▶ What you need to do
Nothing is to be altered; the data must be repeated exactly.

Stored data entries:
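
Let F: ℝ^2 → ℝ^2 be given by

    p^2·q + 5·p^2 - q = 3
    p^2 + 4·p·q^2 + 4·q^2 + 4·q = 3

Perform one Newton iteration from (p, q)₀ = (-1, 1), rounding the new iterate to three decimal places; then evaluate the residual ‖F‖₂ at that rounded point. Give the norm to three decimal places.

0.624

At (-1, 1): F = (2.000, 2.000).
Jacobian J = [[2·p·q + 10·p, p^2 - 1], [2·p + 4·q^2, 8·p·q + 8·q + 4]].
At the point, J = [[-12.000, 0.000], [2.000, 4.000]] (det J = -48.000).
Solving J·Δ = −F gives Δ = (0.167, -0.583).
Then the next iterate is (p, q)₁ = (-0.833, 0.417).
Re-evaluating at (-0.833, 0.417): F = (0.34180, -0.52195), so ‖F‖₂ = 0.624.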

▶ Written reply
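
Let F: ℝ^2 → ℝ^2 be given by

    p^2·q + 5·p^2 - q = 3
    p^2 + 4·p·q^2 + 4·q^2 + 4·q = 3

Perform one Newton iteration from (p, q)₀ = (-1, 1), rounding the new iterate to three decimal places; then evaluate the residual ‖F‖₂ at that rounded point. Give the norm to three decimal places.

0.624

At (-1, 1): F = (2.000, 2.000).
Jacobian J = [[2·p·q + 10·p, p^2 - 1], [2·p + 4·q^2, 8·p·q + 8·q + 4]].
At the point, J = [[-12.000, 0.000], [2.000, 4.000]] (det J = -48.000).
Solving J·Δ = −F gives Δ = (0.167, -0.583).
Then the next iterate is (p, q)₁ = (-0.833, 0.417).
Re-evaluating at (-0.833, 0.417): F = (0.34180, -0.52195), so ‖F‖₂ = 0.624.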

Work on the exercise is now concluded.